**Dataset extract**
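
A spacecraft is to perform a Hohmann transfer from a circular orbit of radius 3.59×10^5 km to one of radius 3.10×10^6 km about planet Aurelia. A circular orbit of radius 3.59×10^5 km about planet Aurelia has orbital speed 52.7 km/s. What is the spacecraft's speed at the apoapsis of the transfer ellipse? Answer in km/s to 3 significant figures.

From the circular-orbit relation v² = μ/r at r = 3.59×10^5 km: μ = v²r = (52.7)² × 3.59×10^5 = 9.97047×10^8 km³/s².
Semi-major axis of the transfer orbit: a_t = (3.590×10^5 + 3.100×10^6)/2 = 1.7295×10^6 km.
The apoapsis of the transfer ellipse is at r = 3.100×10^6 km.
From the vis-viva equation, v = √[μ(2/r − 1/a_t)] = 8.171 km/s.

v = 8.17 km/s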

**Task directions**
Copy the records exactly.

**Answer to the problem**
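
A spacecraft is to perform a Hohmann transfer from a circular orbit of radius 3.59×10^5 km to one of radius 3.10×10^6 km about planet Aurelia. A circular orbit of radius 3.59×10^5 km about planet Aurelia has orbital speed 52.7 km/s. What is the spacecraft's speed at the apoapsis of the transfer ellipse? Answer in km/s to 3 significant figures.

From the circular-orbit relation v² = μ/r at r = 3.59×10^5 km: μ = v²r = (52.7)² × 3.59×10^5 = 9.97047×10^8 km³/s².
Semi-major axis of the transfer orbit: a_t = (3.590×10^5 + 3.100×10^6)/2 = 1.7295×10^6 km.
The apoapsis of the transfer ellipse is at r = 3.100×10^6 km.
From the vis-viva equation, v = √[μ(2/r − 1/a_t)] = 8.171 km/s.

v = 8.17 km/s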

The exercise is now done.